[EXERCISE] For every entry, output the exact wording.

Top of EXTRACTED RECORDS

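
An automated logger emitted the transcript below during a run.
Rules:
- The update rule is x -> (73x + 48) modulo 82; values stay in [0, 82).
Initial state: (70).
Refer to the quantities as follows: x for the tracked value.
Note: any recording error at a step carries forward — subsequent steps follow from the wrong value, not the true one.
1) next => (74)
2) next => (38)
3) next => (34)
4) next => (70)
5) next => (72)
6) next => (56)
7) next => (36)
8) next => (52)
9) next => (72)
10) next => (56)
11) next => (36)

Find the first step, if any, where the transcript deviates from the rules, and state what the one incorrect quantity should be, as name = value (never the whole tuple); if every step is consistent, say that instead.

Recomputing the run from the initial state:
step 1: x = 74
step 2: x = 38
step 3: x = 34
step 4: x = 70
step 5: x = 74
step 6: x = 38
step 7: x = 34
step 8: x = 70
step 9: x = 74
step 10: x = 38
step 11: x = 34
The first disagreement with the transcript is at step 5, where the value should be x = 74.

step 5, x = 74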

Bottom of EXTRACTED RECORDS

[RESPONSE]
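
An automated logger emitted the transcript below during a run.
Rules:
- The update rule is x -> (73x + 48) modulo 82; values stay in [0, 82).
Initial state: (70).
Refer to the quantities as follows: x for the tracked value.
Note: any recording error at a step carries forward — subsequent steps follow from the wrong value, not the true one.
1) next => (74)
2) next => (38)
3) next => (34)
4) next => (70)
5) next => (72)
6) next => (56)
7) next => (36)
8) next => (52)
9) next => (72)
10) next => (56)
11) next => (36)

Find the first step, if any, where the transcript deviates from the rules, and state what the one incorrect quantity should be, as name = value (never the whole tuple); if every step is consistent, say that instead.

Recomputing the run from the initial state:
step 1: x = 74
step 2: x = 38
step 3: x = 34
step 4: x = 70
step 5: x = 74
step 6: x = 38
step 7: x = 34
step 8: x = 70
step 9: x = 74
step 10: x = 38
step 11: x = 34
The first disagreement with the transcript is at step 5, where the value should be x = 74.

step 5, x = 74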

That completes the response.